-- EXCERPTED RECORDS follows --

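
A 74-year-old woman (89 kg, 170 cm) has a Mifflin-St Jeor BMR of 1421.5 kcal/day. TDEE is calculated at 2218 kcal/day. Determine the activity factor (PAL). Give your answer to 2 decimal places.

1.56

Activity factor = TEE ÷ BMR = 2218 ÷ 1421.5 = 1.56.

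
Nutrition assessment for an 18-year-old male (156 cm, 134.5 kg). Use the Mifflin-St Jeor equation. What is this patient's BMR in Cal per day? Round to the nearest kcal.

Mifflin-St Jeor (male): BMR = 10(134.5) + 6.25(156) − 5(18) + 5 = 1345 + 975 − 90 + 5 = 2235 kcal/day.

2235 Cal per day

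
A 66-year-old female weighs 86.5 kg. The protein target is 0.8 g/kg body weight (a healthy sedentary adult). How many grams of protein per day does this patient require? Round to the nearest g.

69 g/day

Protein = 0.8 g/kg × 86.5 kg = 69.2 g/day.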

-- EXCERPTED RECORDS concluded --

When you reach the line that contains "A 66-year-old female" in the material above, please copy it and every line after it exactly, stopping only at the last line.

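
A 66-year-old female weighs 86.5 kg. The protein target is 0.8 g/kg body weight (a healthy sedentary adult). How many grams of protein per day does this patient require? Round to the nearest g.

69 g/day

Protein = 0.8 g/kg × 86.5 kg = 69.2 g/day.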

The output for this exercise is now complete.